**TASK STATEMENT**
All that is wanted is a word-for-word copy of the line with "What is (-30*(-41)" and every line after it in the data below.

**DATA EXTRACTS**

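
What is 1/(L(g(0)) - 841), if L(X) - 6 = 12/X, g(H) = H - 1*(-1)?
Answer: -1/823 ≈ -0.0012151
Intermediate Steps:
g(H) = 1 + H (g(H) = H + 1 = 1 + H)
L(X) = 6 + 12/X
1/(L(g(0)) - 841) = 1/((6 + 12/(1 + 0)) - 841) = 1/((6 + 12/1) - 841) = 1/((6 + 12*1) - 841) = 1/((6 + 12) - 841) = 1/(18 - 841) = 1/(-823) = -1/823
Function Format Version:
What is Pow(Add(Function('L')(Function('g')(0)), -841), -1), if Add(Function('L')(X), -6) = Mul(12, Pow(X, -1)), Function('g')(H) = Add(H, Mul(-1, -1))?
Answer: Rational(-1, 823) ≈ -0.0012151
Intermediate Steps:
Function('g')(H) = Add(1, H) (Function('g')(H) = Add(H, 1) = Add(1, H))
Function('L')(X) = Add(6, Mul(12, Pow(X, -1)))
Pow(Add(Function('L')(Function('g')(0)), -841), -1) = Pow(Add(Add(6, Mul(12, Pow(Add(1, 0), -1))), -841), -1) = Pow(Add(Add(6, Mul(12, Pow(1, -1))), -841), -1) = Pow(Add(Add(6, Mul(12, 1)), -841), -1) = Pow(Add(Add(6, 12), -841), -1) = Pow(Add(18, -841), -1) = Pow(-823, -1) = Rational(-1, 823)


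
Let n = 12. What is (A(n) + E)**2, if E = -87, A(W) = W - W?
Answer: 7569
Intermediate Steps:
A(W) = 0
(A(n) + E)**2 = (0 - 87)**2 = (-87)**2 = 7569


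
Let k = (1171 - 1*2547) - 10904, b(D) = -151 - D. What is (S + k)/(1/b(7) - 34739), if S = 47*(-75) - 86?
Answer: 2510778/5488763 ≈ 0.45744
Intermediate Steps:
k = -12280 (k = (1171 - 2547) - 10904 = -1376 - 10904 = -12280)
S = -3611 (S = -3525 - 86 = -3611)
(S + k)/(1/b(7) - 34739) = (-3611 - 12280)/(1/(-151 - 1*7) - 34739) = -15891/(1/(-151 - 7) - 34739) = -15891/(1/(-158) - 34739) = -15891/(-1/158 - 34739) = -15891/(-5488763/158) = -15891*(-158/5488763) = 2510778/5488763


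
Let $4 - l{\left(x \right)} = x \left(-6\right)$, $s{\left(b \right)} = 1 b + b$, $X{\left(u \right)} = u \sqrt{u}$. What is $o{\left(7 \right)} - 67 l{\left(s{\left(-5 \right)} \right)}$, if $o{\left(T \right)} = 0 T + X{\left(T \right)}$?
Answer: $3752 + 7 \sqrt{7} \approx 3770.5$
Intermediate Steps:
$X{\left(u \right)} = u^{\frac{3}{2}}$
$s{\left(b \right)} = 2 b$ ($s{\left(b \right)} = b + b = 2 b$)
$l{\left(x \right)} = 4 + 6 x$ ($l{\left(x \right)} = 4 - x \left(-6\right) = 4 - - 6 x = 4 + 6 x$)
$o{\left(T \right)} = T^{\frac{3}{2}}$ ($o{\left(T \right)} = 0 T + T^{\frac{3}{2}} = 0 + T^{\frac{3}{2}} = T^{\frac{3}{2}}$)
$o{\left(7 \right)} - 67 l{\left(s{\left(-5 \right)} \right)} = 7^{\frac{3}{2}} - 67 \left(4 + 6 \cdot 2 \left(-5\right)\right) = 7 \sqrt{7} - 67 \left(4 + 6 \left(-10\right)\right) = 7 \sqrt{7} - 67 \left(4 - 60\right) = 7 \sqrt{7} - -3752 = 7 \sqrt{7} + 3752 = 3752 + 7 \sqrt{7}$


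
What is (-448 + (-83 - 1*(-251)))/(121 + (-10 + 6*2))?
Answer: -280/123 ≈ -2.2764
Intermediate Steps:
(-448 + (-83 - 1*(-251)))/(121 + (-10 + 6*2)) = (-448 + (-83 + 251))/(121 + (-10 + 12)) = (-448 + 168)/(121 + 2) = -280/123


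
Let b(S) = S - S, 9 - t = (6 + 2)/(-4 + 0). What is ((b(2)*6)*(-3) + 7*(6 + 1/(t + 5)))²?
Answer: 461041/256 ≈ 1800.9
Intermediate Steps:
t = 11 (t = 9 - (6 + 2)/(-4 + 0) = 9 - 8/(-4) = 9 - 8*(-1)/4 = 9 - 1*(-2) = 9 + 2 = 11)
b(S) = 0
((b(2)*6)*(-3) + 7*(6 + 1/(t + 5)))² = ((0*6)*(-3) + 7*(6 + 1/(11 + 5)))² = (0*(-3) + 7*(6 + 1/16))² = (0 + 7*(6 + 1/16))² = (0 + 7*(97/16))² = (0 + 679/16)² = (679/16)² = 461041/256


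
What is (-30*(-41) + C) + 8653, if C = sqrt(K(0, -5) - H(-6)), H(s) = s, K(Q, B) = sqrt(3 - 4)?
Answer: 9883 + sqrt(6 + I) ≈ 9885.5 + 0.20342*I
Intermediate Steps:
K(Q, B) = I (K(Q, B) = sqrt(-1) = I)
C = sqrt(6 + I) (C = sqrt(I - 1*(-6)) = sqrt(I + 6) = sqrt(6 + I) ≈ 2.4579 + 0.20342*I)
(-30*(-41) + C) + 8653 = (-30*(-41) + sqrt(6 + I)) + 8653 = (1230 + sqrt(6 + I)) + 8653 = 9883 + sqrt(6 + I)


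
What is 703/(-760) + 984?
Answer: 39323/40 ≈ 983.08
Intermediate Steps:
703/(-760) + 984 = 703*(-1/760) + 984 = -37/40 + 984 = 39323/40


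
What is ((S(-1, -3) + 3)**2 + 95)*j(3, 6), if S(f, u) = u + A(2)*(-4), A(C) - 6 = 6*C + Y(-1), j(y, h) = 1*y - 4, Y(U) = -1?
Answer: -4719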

**EXERCISE RESPONSE**
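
What is (-30*(-41) + C) + 8653, if C = sqrt(K(0, -5) - H(-6)), H(s) = s, K(Q, B) = sqrt(3 - 4)?
Answer: 9883 + sqrt(6 + I) ≈ 9885.5 + 0.20342*I
Intermediate Steps:
K(Q, B) = I (K(Q, B) = sqrt(-1) = I)
C = sqrt(6 + I) (C = sqrt(I - 1*(-6)) = sqrt(I + 6) = sqrt(6 + I) ≈ 2.4579 + 0.20342*I)
(-30*(-41) + C) + 8653 = (-30*(-41) + sqrt(6 + I)) + 8653 = (1230 + sqrt(6 + I)) + 8653 = 9883 + sqrt(6 + I)


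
What is 703/(-760) + 984?
Answer: 39323/40 ≈ 983.08
Intermediate Steps:
703/(-760) + 984 = 703*(-1/760) + 984 = -37/40 + 984 = 39323/40


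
What is ((S(-1, -3) + 3)**2 + 95)*j(3, 6), if S(f, u) = u + A(2)*(-4), A(C) - 6 = 6*C + Y(-1), j(y, h) = 1*y - 4, Y(U) = -1?
Answer: -4719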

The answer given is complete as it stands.